> _WHAT IS EXPECTED_
Write out, word for word, only the data from its first line to the line containing "N1 at km 6 (110".
==== STORED DATA
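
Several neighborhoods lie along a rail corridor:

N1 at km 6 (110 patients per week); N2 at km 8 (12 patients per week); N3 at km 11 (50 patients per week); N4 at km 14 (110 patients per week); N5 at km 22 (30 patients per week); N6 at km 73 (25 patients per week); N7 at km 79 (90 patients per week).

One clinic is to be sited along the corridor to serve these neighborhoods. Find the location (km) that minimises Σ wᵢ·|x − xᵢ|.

For a sum of weighted absolute distances on a line, the optimum is the weighted median (not the mean). Total weight W = 427; half-weight = 213.5.
Sort by position and accumulate weight:
  km 6 (N1, w=110) → cum 110
  km 8 (N2, w=12) → cum 122
  km 11 (N3, w=50) → cum 172
  km 14 (N4, w=110) → cum 282  ≥ 213.5 → median here
  km 22 (N5, w=30) → cum 312
  km 73 (N6, w=25) → cum 337
  km 79 (N7, w=90) → cum 427
Optimal location: km 14.

x = 14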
========
> _REPLY_
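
Several neighborhoods lie along a rail corridor:

N1 at km 6 (110 patients per week); N2 at km 8 (12 patients per week); N3 at km 11 (50 patients per week); N4 at km 14 (110 patients per week); N5 at km 22 (30 patients per week); N6 at km 73 (25 patients per week); N7 at km 79 (90 patients per week).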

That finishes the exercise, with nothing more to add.